Records for this task.

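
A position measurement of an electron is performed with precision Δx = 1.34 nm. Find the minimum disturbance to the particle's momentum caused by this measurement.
3.935 × 10^-26 kg·m/s

The uncertainty principle implies that measuring position disturbs momentum:
ΔxΔp ≥ ℏ/2

When we measure position with precision Δx, we necessarily introduce a momentum uncertainty:
Δp ≥ ℏ/(2Δx)
Δp_min = (1.055e-34 J·s) / (2 × 1.340e-09 m)
Δp_min = 3.935e-26 kg·m/s

The more precisely we measure position, the greater the momentum disturbance.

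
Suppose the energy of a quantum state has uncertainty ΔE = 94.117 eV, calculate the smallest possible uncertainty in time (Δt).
3.497 as

Using the energy-time uncertainty principle:
ΔEΔt ≥ ℏ/2

The minimum uncertainty in time is:
Δt_min = ℏ/(2ΔE)
Δt_min = (1.055e-34 J·s) / (2 × 1.508e-17 J)
Δt_min = 3.497e-18 s = 3.497 as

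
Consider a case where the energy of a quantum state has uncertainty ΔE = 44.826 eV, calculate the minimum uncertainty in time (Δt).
7.342 as

Using the energy-time uncertainty principle:
ΔEΔt ≥ ℏ/2

The minimum uncertainty in time is:
Δt_min = ℏ/(2ΔE)
Δt_min = (1.055e-34 J·s) / (2 × 7.182e-18 J)
Δt_min = 7.342e-18 s = 7.342 as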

To do. The lines from the one containing "Consider a case" through the last line of the records are to be transcribed exactly, with nothing else added.

Final answer.
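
Consider a case where the energy of a quantum state has uncertainty ΔE = 44.826 eV, calculate the minimum uncertainty in time (Δt).
7.342 as

Using the energy-time uncertainty principle:
ΔEΔt ≥ ℏ/2

The minimum uncertainty in time is:
Δt_min = ℏ/(2ΔE)
Δt_min = (1.055e-34 J·s) / (2 × 7.182e-18 J)
Δt_min = 7.342e-18 s = 7.342 as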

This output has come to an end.